● Data
───
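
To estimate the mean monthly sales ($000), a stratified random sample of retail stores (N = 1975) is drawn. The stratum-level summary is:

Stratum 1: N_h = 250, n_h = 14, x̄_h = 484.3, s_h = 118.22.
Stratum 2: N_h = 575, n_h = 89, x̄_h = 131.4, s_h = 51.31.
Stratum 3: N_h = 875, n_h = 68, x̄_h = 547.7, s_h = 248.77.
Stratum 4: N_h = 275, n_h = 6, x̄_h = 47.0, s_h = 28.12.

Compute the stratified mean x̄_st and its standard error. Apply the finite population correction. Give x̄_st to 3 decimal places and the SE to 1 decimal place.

x̄_st ≈ 348.756, SE ≈ 13.6

x̄_st = Σ W_h x̄_h = (250·484.3 + 575·131.4 + 875·547.7 + 275·47.0)/1975 = 348.75570
V̂(x̄_st) = Σ W_h² (1 − n_h/N_h) s_h²/n_h, with W_h = N_h/N and N = 1975:
  stratum 1: (250/1975)²·(1 − 14/250)·118.22²/14 = 15.0998
  stratum 2: (575/1975)²·(1 − 89/575)·51.31²/89 = 2.11926
  stratum 3: (875/1975)²·(1 − 68/875)·248.77²/68 = 164.753
  stratum 4: (275/1975)²·(1 − 6/275)·28.12²/6 = 2.49937
V̂(x̄_st) = 184.472
SE(x̄_st) = √184.472 = 13.582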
───
● Task goal
Each line from the one containing "Stratum 4: N_h" through the end of the entries, both included, is to be returned exactly, with no other lines.

● Exercise solution
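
Stratum 4: N_h = 275, n_h = 6, x̄_h = 47.0, s_h = 28.12.

Compute the stratified mean x̄_st and its standard error. Apply the finite population correction. Give x̄_st to 3 decimal places and the SE to 1 decimal place.

x̄_st ≈ 348.756, SE ≈ 13.6

x̄_st = Σ W_h x̄_h = (250·484.3 + 575·131.4 + 875·547.7 + 275·47.0)/1975 = 348.75570
V̂(x̄_st) = Σ W_h² (1 − n_h/N_h) s_h²/n_h, with W_h = N_h/N and N = 1975:
  stratum 1: (250/1975)²·(1 − 14/250)·118.22²/14 = 15.0998
  stratum 2: (575/1975)²·(1 − 89/575)·51.31²/89 = 2.11926
  stratum 3: (875/1975)²·(1 − 68/875)·248.77²/68 = 164.753
  stratum 4: (275/1975)²·(1 − 6/275)·28.12²/6 = 2.49937
V̂(x̄_st) = 184.472
SE(x̄_st) = √184.472 = 13.582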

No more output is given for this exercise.